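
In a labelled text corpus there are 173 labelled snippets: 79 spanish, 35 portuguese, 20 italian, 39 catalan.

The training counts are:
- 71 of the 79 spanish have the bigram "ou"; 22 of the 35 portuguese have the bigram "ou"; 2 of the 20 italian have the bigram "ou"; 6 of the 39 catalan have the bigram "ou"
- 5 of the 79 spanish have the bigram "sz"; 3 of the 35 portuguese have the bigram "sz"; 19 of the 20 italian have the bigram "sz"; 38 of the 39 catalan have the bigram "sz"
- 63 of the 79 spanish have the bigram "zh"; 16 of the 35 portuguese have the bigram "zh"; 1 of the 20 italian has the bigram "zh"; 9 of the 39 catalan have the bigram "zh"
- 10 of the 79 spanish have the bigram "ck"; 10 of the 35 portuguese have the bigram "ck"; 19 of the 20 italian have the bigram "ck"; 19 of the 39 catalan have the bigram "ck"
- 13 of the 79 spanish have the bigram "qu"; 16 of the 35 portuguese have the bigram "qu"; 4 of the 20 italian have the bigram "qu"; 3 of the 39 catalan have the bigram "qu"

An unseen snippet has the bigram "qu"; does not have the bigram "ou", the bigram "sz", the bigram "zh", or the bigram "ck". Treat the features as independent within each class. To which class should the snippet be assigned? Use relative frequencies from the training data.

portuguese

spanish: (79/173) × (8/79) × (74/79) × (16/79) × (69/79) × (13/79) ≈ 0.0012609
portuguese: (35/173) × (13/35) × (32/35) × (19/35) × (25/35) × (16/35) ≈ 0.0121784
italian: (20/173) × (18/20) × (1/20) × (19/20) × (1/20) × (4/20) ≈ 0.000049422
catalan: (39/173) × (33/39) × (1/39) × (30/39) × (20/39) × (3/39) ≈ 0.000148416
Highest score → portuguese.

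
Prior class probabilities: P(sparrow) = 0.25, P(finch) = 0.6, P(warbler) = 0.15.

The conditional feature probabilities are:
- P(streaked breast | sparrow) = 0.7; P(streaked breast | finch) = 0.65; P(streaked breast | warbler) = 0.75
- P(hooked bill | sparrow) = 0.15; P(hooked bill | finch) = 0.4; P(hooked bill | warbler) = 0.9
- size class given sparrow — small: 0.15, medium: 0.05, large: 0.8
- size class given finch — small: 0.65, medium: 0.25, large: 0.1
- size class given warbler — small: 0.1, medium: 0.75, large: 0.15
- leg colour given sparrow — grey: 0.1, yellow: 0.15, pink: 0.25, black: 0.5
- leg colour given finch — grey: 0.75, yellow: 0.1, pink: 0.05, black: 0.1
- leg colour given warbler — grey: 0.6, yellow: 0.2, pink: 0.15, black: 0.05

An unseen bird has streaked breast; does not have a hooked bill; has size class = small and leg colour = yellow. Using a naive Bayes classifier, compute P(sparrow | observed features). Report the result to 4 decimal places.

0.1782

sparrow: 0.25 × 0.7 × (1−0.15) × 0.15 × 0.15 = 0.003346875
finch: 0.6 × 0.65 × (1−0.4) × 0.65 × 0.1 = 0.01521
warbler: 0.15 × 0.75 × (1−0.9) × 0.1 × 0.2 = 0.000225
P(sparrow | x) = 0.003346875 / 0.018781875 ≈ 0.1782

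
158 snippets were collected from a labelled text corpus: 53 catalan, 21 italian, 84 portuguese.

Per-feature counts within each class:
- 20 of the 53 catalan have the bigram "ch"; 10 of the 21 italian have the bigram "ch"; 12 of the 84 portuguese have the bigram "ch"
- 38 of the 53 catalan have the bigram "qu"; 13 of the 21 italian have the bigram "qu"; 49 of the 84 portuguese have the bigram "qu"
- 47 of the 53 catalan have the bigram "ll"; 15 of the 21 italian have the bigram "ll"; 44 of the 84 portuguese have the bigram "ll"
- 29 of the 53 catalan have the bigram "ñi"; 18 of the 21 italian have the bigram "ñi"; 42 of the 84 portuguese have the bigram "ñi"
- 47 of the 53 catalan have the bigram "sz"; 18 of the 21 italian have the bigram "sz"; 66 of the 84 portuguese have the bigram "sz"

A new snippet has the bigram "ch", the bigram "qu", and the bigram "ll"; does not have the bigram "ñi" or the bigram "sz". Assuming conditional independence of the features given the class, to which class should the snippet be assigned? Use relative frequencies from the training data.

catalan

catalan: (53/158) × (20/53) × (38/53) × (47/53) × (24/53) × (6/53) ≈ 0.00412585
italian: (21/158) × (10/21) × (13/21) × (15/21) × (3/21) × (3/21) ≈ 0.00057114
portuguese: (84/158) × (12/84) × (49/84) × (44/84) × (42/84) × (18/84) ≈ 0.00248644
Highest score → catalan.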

= = = = =

• PROBLEM DESCRIPTION: From the data above, gather every line that includes the word "labelled".

• ANSWER FOR THIS EXERCISE:
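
In a labelled text corpus there are 173 labelled snippets: 79 spanish, 35 portuguese, 20 italian, 39 catalan.
158 snippets were collected from a labelled text corpus: 53 catalan, 21 italian, 84 portuguese.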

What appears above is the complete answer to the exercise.